- ASSIGNMENT -
Reproduce the first line of the entries that follow and each later line, word for word, ending with the one containing "CCS semantics: a.R".

- Dataset entries -
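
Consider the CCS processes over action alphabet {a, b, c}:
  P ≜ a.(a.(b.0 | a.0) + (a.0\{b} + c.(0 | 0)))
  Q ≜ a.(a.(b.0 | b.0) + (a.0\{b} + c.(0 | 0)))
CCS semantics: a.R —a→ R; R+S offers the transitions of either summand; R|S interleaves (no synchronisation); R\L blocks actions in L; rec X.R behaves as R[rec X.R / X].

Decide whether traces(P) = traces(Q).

NO — witness ⟨aaa⟩

Reachable graph of P (7 states):
  p0 = a.(a.(b.0 | a.0) + (a.0\{b} + c.(0 | 0))) → --a--▸ p1
  p1 = a.(b.0 | a.0) + (a.0\{b} + c.(0 | 0)) → --a--▸ p2, --a--▸ p3, --c--▸ p4
  p2 = 0\{b} → deadlocked
  p3 = b.0 | a.0 → --a--▸ p5, --b--▸ p6
  p4 = 0 | 0 → deadlocked
  p5 = b.0 | 0 → --b--▸ p4
  p6 = 0 | a.0 → --a--▸ p4
Reachable graph of Q (7 states):
  q0 = a.(a.(b.0 | b.0) + (a.0\{b} + c.(0 | 0))) → --a--▸ q1
  q1 = a.(b.0 | b.0) + (a.0\{b} + c.(0 | 0)) → --a--▸ q2, --a--▸ q3, --c--▸ q4
  q2 = 0\{b} → deadlocked
  q3 = b.0 | b.0 → --b--▸ q5, --b--▸ q6
  q4 = 0 | 0 → deadlocked
  q5 = 0 | b.0 → --b--▸ q4
  q6 = b.0 | 0 → --b--▸ q4
Executing aaa from P (initial set {p0}):
  after a @ step 1: {p1}
  after a @ step 2: {p2, p3}
  after a @ step 3: {p5}
  P completes σ.
Executing aaa from Q (initial set {q0}):
  after a @ step 1: {q1}
  after a @ step 2: {q2, q3}
  after a @ step 3: no successor for Q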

- OUTPUT BELOW -
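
Consider the CCS processes over action alphabet {a, b, c}:
  P ≜ a.(a.(b.0 | a.0) + (a.0\{b} + c.(0 | 0)))
  Q ≜ a.(a.(b.0 | b.0) + (a.0\{b} + c.(0 | 0)))
CCS semantics: a.R —a→ R; R+S offers the transitions of either summand; R|S interleaves (no synchronisation); R\L blocks actions in L; rec X.R behaves as R[rec X.R / X].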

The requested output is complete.